Your assignment:
Copy each line of the material below that includes the string "field".
*** Begin section ***
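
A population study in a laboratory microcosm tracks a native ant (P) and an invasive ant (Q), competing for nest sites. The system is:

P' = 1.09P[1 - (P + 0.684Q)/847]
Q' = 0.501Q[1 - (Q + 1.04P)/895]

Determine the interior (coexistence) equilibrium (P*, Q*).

P* ≈ 814, Q* ≈ 48.9

Setting both brackets to zero gives the nullclines P + 0.684Q = 847 and 1.04P + Q = 895.
Substituting Q = 895 - 1.04P into the first: P(1 - 0.684·1.04) = 847 - 0.684·895.
So P* = 235/0.289 = 814, and then Q* = 895 - 1.04·814 = 48.9.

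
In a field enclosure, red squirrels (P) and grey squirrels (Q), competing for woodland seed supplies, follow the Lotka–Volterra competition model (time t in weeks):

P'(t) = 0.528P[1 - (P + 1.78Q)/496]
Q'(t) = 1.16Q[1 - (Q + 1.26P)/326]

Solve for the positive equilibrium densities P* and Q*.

P* ≈ 67.8, Q* ≈ 241

Setting both brackets to zero gives the nullclines P + 1.78Q = 496 and 1.26P + Q = 326.
Substituting Q = 326 - 1.26P into the first: P(1 - 1.78·1.26) = 496 - 1.78·326.
So P* = -84.3/-1.24 = 67.8, and then Q* = 326 - 1.26·67.8 = 241.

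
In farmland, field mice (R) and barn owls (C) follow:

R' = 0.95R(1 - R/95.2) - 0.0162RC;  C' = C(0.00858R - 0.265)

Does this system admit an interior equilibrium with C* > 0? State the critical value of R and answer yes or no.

Threshold R = 30.9; K > 30.9, so yes, the predator persists.

The predator equation gives dC/dt > 0 only when R > 0.265/0.00858 = 30.9.
Without the predator, R → K = 95.2. Since 95.2 > 30.9, the predator can invade and persist.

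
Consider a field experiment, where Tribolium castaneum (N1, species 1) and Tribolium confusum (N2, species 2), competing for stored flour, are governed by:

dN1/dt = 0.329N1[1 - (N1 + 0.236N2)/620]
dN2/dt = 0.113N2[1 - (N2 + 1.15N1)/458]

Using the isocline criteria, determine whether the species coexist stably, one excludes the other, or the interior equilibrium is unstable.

Compare the nullcline intercepts: K1/α12 = 620/0.236 = 2630 > K2 = 458; K2/α21 = 458/1.15 = 398 < K1 = 620.
Since the inequalities point opposite ways, species 1 can invade but species 2 cannot.

species 1 excludes species 2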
*** End section ***
Expected answer:
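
In a field enclosure, red squirrels (P) and grey squirrels (Q), competing for woodland seed supplies, follow the Lotka–Volterra competition model (time t in weeks):
In farmland, field mice (R) and barn owls (C) follow:
Consider a field experiment, where Tribolium castaneum (N1, species 1) and Tribolium confusum (N2, species 2), competing for stored flour, are governed by: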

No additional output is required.